EXERCISE PROMPT: Whenever a line in the records below contains "over", pick it out.

(EXERCISE DATA Opens)

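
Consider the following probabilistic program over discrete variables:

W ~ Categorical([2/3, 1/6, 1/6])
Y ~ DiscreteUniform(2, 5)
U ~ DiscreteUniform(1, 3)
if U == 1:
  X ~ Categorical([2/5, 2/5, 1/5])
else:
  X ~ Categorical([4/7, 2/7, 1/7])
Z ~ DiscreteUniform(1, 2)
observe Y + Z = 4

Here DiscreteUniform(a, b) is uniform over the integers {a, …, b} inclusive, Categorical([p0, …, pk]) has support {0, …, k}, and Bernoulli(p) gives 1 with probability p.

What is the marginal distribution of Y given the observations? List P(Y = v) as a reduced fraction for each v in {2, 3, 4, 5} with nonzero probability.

Enumerate traces; 54 have nonzero weight after conditioning:
  (W=0, Y=2, U=1, X=0, Z=2) weight 1/90
  (W=0, Y=2, U=1, X=1, Z=2) weight 1/90
  (W=0, Y=2, U=1, X=2, Z=2) weight 1/180
  (W=0, Y=2, U=2, X=0, Z=2) weight 1/63
  (W=0, Y=2, U=2, X=1, Z=2) weight 1/126
  (W=0, Y=2, U=2, X=2, Z=2) weight 1/252
  (W=0, Y=2, U=3, X=0, Z=2) weight 1/63
  (W=0, Y=2, U=3, X=1, Z=2) weight 1/126
  (W=0, Y=3, U=1, X=0, Z=1) weight 1/90
  … 45 more
Group by Y:
  weight(Y=2) = 1/8
  weight(Y=3) = 1/8
Total weight = 1/8 + 1/8 = 1/4
P(Y=2 | obs) = 1/8 / 1/4 = 1/2
P(Y=3 | obs) = 1/8 / 1/4 = 1/2

P(Y=2) = 1/2, P(Y=3) = 1/2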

(EXERCISE DATA Closes)

FINAL ANSWER:
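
Consider the following probabilistic program over discrete variables:
Here DiscreteUniform(a, b) is uniform over the integers {a, …, b} inclusive, Categorical([p0, …, pk]) has support {0, …, k}, and Bernoulli(p) gives 1 with probability p.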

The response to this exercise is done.